* **Records to process**:
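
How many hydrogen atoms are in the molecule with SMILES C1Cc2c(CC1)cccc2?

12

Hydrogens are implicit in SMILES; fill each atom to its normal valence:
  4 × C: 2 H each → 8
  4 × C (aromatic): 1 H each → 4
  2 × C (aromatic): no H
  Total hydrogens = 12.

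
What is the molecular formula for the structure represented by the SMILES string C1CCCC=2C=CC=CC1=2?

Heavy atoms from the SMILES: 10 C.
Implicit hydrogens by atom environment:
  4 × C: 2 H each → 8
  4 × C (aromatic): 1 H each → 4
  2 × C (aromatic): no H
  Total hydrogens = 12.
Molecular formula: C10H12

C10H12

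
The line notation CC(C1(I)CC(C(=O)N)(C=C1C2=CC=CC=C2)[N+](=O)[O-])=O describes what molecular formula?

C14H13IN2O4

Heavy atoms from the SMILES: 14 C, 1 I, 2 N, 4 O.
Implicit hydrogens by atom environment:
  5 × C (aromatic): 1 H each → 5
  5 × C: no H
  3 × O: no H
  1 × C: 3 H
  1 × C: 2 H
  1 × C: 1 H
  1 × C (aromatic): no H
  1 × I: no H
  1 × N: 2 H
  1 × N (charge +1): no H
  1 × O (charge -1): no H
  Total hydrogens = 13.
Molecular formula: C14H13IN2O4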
...
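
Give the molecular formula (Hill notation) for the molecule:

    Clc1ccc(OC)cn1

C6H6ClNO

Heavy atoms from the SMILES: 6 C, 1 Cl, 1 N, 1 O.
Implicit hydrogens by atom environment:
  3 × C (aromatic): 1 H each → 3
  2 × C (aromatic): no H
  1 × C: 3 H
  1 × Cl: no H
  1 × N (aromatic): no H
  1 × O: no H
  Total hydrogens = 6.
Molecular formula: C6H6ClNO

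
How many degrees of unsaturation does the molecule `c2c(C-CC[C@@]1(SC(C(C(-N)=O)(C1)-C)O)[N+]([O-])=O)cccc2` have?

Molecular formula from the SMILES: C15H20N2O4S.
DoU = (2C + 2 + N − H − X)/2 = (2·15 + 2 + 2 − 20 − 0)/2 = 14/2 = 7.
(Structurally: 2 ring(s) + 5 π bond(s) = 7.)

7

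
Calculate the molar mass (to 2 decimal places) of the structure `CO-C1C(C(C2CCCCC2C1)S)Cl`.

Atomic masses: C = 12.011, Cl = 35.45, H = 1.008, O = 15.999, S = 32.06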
==
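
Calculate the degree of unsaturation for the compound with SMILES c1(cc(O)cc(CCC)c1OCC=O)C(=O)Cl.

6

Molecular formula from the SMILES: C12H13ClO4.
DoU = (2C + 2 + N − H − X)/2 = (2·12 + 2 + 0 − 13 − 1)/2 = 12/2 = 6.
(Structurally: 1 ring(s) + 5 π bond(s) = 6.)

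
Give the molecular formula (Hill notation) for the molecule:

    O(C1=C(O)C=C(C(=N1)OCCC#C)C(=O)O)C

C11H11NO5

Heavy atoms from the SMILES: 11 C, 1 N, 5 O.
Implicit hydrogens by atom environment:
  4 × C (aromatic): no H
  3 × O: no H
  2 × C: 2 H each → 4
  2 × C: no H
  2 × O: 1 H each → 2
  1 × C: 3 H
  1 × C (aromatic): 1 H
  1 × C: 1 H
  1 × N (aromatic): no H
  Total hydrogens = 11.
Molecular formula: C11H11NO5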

* **Problem to solve**:
Your answer must consist solely of the lines above between the line holding "Calculate the molar" and the line holding "Atomic masses: C", inclusive, copied exactly.

* **Answer to the problem**:
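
Calculate the molar mass (to 2 decimal places) of the structure `CO-C1C(C(C2CCCCC2C1)S)Cl`.

Atomic masses: C = 12.011, Cl = 35.45, H = 1.008, O = 15.999, S = 32.06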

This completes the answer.